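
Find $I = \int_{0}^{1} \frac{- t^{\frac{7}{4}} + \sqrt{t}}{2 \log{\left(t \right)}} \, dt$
$\log{\left(\frac{\sqrt{66}}{11} \right)}$

Consider the one-parameter family: let $I(a) = \int_{0}^{1} \frac{- t^{\frac{7}{4}} + t^{a}}{2 \log{\left(t \right)}} \, dt$.

Since $\dfrac{\partial}{\partial a}\,t^{a} = t^{a} \ln t$, the $\ln t$ in the denominator cancels and
$$\frac{dI}{da} = \int_{0}^{1} \frac{1}{2} t^{a} \, dt = \frac{1}{2} \left[\frac{t^{a+1}}{a+1}\right]_0^1 = \frac{1}{2 \left(a + 1\right)}.$$

Integrating with respect to $a$ gives $I(a) = \frac{\log{\left(a + 1 \right)}}{2} - \frac{\log{\left(11 \right)}}{2} + \log{\left(2 \right)} + C$.

At $a = \frac{7}{4}$ the integrand is identically $0$, so $I(\frac{7}{4}) = 0$. The closed form gives $0$, hence $C = 0$.

Setting $a = \frac{1}{2}$:
$$I = \log{\left(\frac{\sqrt{66}}{11} \right)}.$$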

★ ★ ★ ★

About this exercise
Restate the data above in full, word for word.

Task output
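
Find $I = \int_{0}^{1} \frac{- t^{\frac{7}{4}} + \sqrt{t}}{2 \log{\left(t \right)}} \, dt$
$\log{\left(\frac{\sqrt{66}}{11} \right)}$

Consider the one-parameter family: let $I(a) = \int_{0}^{1} \frac{- t^{\frac{7}{4}} + t^{a}}{2 \log{\left(t \right)}} \, dt$.

Since $\dfrac{\partial}{\partial a}\,t^{a} = t^{a} \ln t$, the $\ln t$ in the denominator cancels and
$$\frac{dI}{da} = \int_{0}^{1} \frac{1}{2} t^{a} \, dt = \frac{1}{2} \left[\frac{t^{a+1}}{a+1}\right]_0^1 = \frac{1}{2 \left(a + 1\right)}.$$

Integrating with respect to $a$ gives $I(a) = \frac{\log{\left(a + 1 \right)}}{2} - \frac{\log{\left(11 \right)}}{2} + \log{\left(2 \right)} + C$.

At $a = \frac{7}{4}$ the integrand is identically $0$, so $I(\frac{7}{4}) = 0$. The closed form gives $0$, hence $C = 0$.

Setting $a = \frac{1}{2}$:
$$I = \log{\left(\frac{\sqrt{66}}{11} \right)}.$$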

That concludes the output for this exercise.